## EXERCISE OBJECTIVE
The answer must consist of every record, printed exactly as it stands.
*** Block opens ***
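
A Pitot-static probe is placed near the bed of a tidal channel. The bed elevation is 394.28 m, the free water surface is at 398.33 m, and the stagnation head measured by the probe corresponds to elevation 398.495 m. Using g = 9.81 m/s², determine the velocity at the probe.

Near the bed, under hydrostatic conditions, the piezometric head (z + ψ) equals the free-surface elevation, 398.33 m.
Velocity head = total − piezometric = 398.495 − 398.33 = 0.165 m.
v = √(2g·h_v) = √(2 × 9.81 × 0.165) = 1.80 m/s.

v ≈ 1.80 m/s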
*** Block closes ***
## SOLUTION TO THIS EXERCISE
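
A Pitot-static probe is placed near the bed of a tidal channel. The bed elevation is 394.28 m, the free water surface is at 398.33 m, and the stagnation head measured by the probe corresponds to elevation 398.495 m. Using g = 9.81 m/s², determine the velocity at the probe.

Near the bed, under hydrostatic conditions, the piezometric head (z + ψ) equals the free-surface elevation, 398.33 m.
Velocity head = total − piezometric = 398.495 − 398.33 = 0.165 m.
v = √(2g·h_v) = √(2 × 9.81 × 0.165) = 1.80 m/s.

v ≈ 1.80 m/s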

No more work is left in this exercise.